_Data extracts_
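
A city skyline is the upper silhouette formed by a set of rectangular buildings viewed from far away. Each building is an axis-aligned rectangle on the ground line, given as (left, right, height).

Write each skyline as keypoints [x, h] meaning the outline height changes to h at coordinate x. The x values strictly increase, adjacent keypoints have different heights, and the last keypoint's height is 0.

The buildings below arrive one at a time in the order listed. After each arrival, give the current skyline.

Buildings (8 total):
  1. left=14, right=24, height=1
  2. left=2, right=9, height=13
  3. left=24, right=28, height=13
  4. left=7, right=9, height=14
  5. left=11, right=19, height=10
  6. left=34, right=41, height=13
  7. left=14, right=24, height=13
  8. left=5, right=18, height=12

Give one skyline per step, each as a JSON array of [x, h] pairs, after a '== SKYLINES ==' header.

== SKYLINES ==
[[14,1],[24,0]]
[[2,13],[9,0],[14,1],[24,0]]
[[2,13],[9,0],[14,1],[24,13],[28,0]]
[[2,13],[7,14],[9,0],[14,1],[24,13],[28,0]]
[[2,13],[7,14],[9,0],[11,10],[19,1],[24,13],[28,0]]
[[2,13],[7,14],[9,0],[11,10],[19,1],[24,13],[28,0],[34,13],[41,0]]
[[2,13],[7,14],[9,0],[11,10],[14,13],[28,0],[34,13],[41,0]]
[[2,13],[7,14],[9,12],[14,13],[28,0],[34,13],[41,0]]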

_Task details_
The response should consist only of the lines from the one containing "The buildings below" to the end of the material above, both included.

_Reply to the exercise_
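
The buildings below arrive one at a time in the order listed. After each arrival, give the current skyline.

Buildings (8 total):
  1. left=14, right=24, height=1
  2. left=2, right=9, height=13
  3. left=24, right=28, height=13
  4. left=7, right=9, height=14
  5. left=11, right=19, height=10
  6. left=34, right=41, height=13
  7. left=14, right=24, height=13
  8. left=5, right=18, height=12

Give one skyline per step, each as a JSON array of [x, h] pairs, after a '== SKYLINES ==' header.

== SKYLINES ==
[[14,1],[24,0]]
[[2,13],[9,0],[14,1],[24,0]]
[[2,13],[9,0],[14,1],[24,13],[28,0]]
[[2,13],[7,14],[9,0],[14,1],[24,13],[28,0]]
[[2,13],[7,14],[9,0],[11,10],[19,1],[24,13],[28,0]]
[[2,13],[7,14],[9,0],[11,10],[19,1],[24,13],[28,0],[34,13],[41,0]]
[[2,13],[7,14],[9,0],[11,10],[14,13],[28,0],[34,13],[41,0]]
[[2,13],[7,14],[9,12],[14,13],[28,0],[34,13],[41,0]]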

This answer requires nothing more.